§ Task instructions: Extract the entries in their exact form.

'''

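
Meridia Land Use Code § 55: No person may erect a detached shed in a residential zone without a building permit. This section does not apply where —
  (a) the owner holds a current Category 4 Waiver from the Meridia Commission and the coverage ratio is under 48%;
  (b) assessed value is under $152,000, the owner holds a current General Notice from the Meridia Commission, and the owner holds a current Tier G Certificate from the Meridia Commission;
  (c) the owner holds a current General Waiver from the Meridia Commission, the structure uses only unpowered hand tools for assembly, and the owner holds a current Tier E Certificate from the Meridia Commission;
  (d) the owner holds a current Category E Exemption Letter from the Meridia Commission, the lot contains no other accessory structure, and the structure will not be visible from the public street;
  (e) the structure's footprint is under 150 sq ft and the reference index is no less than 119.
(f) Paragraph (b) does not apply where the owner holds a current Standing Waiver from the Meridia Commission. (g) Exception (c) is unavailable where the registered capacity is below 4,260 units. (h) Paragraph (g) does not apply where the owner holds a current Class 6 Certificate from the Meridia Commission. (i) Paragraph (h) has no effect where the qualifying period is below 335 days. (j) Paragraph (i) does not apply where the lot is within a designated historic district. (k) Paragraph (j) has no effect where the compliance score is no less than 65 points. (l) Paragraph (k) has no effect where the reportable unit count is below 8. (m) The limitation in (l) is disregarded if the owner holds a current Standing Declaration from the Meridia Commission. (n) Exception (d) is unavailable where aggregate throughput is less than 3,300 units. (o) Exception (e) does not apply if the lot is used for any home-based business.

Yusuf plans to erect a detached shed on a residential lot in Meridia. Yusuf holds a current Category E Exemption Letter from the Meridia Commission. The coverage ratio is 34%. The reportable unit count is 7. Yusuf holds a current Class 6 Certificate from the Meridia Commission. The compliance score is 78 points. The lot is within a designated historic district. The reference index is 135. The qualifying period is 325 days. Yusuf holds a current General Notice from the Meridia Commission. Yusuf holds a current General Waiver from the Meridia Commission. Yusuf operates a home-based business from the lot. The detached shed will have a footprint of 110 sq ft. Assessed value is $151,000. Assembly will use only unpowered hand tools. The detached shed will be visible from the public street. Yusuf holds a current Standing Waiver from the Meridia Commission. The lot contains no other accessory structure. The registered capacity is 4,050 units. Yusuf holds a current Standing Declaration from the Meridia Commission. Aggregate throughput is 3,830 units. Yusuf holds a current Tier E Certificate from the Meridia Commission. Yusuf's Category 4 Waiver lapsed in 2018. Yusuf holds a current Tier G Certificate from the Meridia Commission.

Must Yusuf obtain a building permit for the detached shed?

Yes — Yusuf must obtain a building permit.

Exception (a) requires that the owner holds a current Category 4 Waiver from the Meridia Commission; but the Category 4 Waiver is not current, so (a) is unavailable.
Exception (b) is satisfied on its face — assessed value is $151,000, under the $152,000 limit; a current General Notice is held; a current Tier G Certificate is held. However, paragraph (f) must be considered: (f) operates against (b): a current Standing Waiver is held. Exception (b) does not apply.
All of (c)'s requirements are met (a current General Waiver is held; assembly uses only hand tools; a current Tier E Certificate is held). But applying paragraphs (g)–(m): (g) applies — the registered capacity is 4,050 units, below the 4,260 units limit. (h) is triggered (a current Class 6 Certificate is held), but is itself disapplied by (i): (i) applies — the qualifying period is 325 days, below the 335 days limit. (j) is engaged (the lot is in a historic district), but is itself disapplied by (k): (k) is engaged — the compliance score is 78 points, meeting the 65 points threshold. (l) would limit (k) — the reportable unit count is 7, below the 8 limit — but (m) sets (l) aside: (m) operates against (l): a current Standing Declaration is held. So (c) is unavailable.
Exception (d) requires that the structure will not be visible from the public street; but the structure will be visible from the street, so (d) is unavailable.
Exception (e): the structure's footprint is 110 sq ft, under the 150 sq ft limit; the reference index is 135, meeting the 119 threshold — every condition holds. However, paragraph (o) must be considered: (o) operates against (e): a home-based business operates on the lot. (e) is therefore removed.
Every exception is unavailable, so the rule governs.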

'''

§ Task solution:
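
Meridia Land Use Code § 55: No person may erect a detached shed in a residential zone without a building permit. This section does not apply where —
  (a) the owner holds a current Category 4 Waiver from the Meridia Commission and the coverage ratio is under 48%;
  (b) assessed value is under $152,000, the owner holds a current General Notice from the Meridia Commission, and the owner holds a current Tier G Certificate from the Meridia Commission;
  (c) the owner holds a current General Waiver from the Meridia Commission, the structure uses only unpowered hand tools for assembly, and the owner holds a current Tier E Certificate from the Meridia Commission;
  (d) the owner holds a current Category E Exemption Letter from the Meridia Commission, the lot contains no other accessory structure, and the structure will not be visible from the public street;
  (e) the structure's footprint is under 150 sq ft and the reference index is no less than 119.
(f) Paragraph (b) does not apply where the owner holds a current Standing Waiver from the Meridia Commission. (g) Exception (c) is unavailable where the registered capacity is below 4,260 units. (h) Paragraph (g) does not apply where the owner holds a current Class 6 Certificate from the Meridia Commission. (i) Paragraph (h) has no effect where the qualifying period is below 335 days. (j) Paragraph (i) does not apply where the lot is within a designated historic district. (k) Paragraph (j) has no effect where the compliance score is no less than 65 points. (l) Paragraph (k) has no effect where the reportable unit count is below 8. (m) The limitation in (l) is disregarded if the owner holds a current Standing Declaration from the Meridia Commission. (n) Exception (d) is unavailable where aggregate throughput is less than 3,300 units. (o) Exception (e) does not apply if the lot is used for any home-based business.

Yusuf plans to erect a detached shed on a residential lot in Meridia. Yusuf holds a current Category E Exemption Letter from the Meridia Commission. The coverage ratio is 34%. The reportable unit count is 7. Yusuf holds a current Class 6 Certificate from the Meridia Commission. The compliance score is 78 points. The lot is within a designated historic district. The reference index is 135. The qualifying period is 325 days. Yusuf holds a current General Notice from the Meridia Commission. Yusuf holds a current General Waiver from the Meridia Commission. Yusuf operates a home-based business from the lot. The detached shed will have a footprint of 110 sq ft. Assessed value is $151,000. Assembly will use only unpowered hand tools. The detached shed will be visible from the public street. Yusuf holds a current Standing Waiver from the Meridia Commission. The lot contains no other accessory structure. The registered capacity is 4,050 units. Yusuf holds a current Standing Declaration from the Meridia Commission. Aggregate throughput is 3,830 units. Yusuf holds a current Tier E Certificate from the Meridia Commission. Yusuf's Category 4 Waiver lapsed in 2018. Yusuf holds a current Tier G Certificate from the Meridia Commission.

Must Yusuf obtain a building permit for the detached shed?

Yes — Yusuf must obtain a building permit.

Exception (a) requires that the owner holds a current Category 4 Waiver from the Meridia Commission; but the Category 4 Waiver is not current, so (a) is unavailable.
Exception (b) is satisfied on its face — assessed value is $151,000, under the $152,000 limit; a current General Notice is held; a current Tier G Certificate is held. However, paragraph (f) must be considered: (f) operates against (b): a current Standing Waiver is held. Exception (b) does not apply.
All of (c)'s requirements are met (a current General Waiver is held; assembly uses only hand tools; a current Tier E Certificate is held). But applying paragraphs (g)–(m): (g) applies — the registered capacity is 4,050 units, below the 4,260 units limit. (h) is triggered (a current Class 6 Certificate is held), but is itself disapplied by (i): (i) applies — the qualifying period is 325 days, below the 335 days limit. (j) is engaged (the lot is in a historic district), but is itself disapplied by (k): (k) is engaged — the compliance score is 78 points, meeting the 65 points threshold. (l) would limit (k) — the reportable unit count is 7, below the 8 limit — but (m) sets (l) aside: (m) operates against (l): a current Standing Declaration is held. So (c) is unavailable.
Exception (d) requires that the structure will not be visible from the public street; but the structure will be visible from the street, so (d) is unavailable.
Exception (e): the structure's footprint is 110 sq ft, under the 150 sq ft limit; the reference index is 135, meeting the 119 threshold — every condition holds. However, paragraph (o) must be considered: (o) operates against (e): a home-based business operates on the lot. (e) is therefore removed.
Every exception is unavailable, so the rule governs.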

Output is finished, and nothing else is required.